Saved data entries
[Start of section]

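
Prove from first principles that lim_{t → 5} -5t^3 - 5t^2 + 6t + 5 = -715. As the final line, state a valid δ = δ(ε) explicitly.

δ = min(1, ε/504)

Fix ε > 0. We want δ > 0 such that 0 < |t − 5| < δ implies |(-5t^3 - 5t^2 + 6t + 5) + 715| < ε.
(-5t^3 - 5t^2 + 6t + 5) + 715 = -5t^3 - 5t^2 + 6t + 720 = (t − 5)(-5t^2 - 30t - 144).
So |(-5t^3 - 5t^2 + 6t + 5) + 715| = |t − 5|·|-5t^2 - 30t - 144|.
Require δ ≤ 1. Then |t − 5| < 1 gives |t| < 6, and by the triangle inequality |-5t^2 - 30t - 144| ≤ 5·6^2 + 30·6 + 144 = 504.
Hence |(-5t^3 - 5t^2 + 6t + 5) + 715| ≤ 504|t − 5| < ε provided |t − 5| < ε/504.
Take δ = min(1, ε/504). Then 0 < |t − 5| < δ gives both |t − 5| < 1 and |t − 5| < ε/504, so |(-5t^3 - 5t^2 + 6t + 5) + 715| < ε.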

[End of section]

## ASSIGNED TASK
Output the records exactly.

## TASK OUTPUT
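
Prove from first principles that lim_{t → 5} -5t^3 - 5t^2 + 6t + 5 = -715. As the final line, state a valid δ = δ(ε) explicitly.

δ = min(1, ε/504)

Fix ε > 0. We want δ > 0 such that 0 < |t − 5| < δ implies |(-5t^3 - 5t^2 + 6t + 5) + 715| < ε.
(-5t^3 - 5t^2 + 6t + 5) + 715 = -5t^3 - 5t^2 + 6t + 720 = (t − 5)(-5t^2 - 30t - 144).
So |(-5t^3 - 5t^2 + 6t + 5) + 715| = |t − 5|·|-5t^2 - 30t - 144|.
Require δ ≤ 1. Then |t − 5| < 1 gives |t| < 6, and by the triangle inequality |-5t^2 - 30t - 144| ≤ 5·6^2 + 30·6 + 144 = 504.
Hence |(-5t^3 - 5t^2 + 6t + 5) + 715| ≤ 504|t − 5| < ε provided |t − 5| < ε/504.
Take δ = min(1, ε/504). Then 0 < |t − 5| < δ gives both |t − 5| < 1 and |t − 5| < ε/504, so |(-5t^3 - 5t^2 + 6t + 5) + 715| < ε.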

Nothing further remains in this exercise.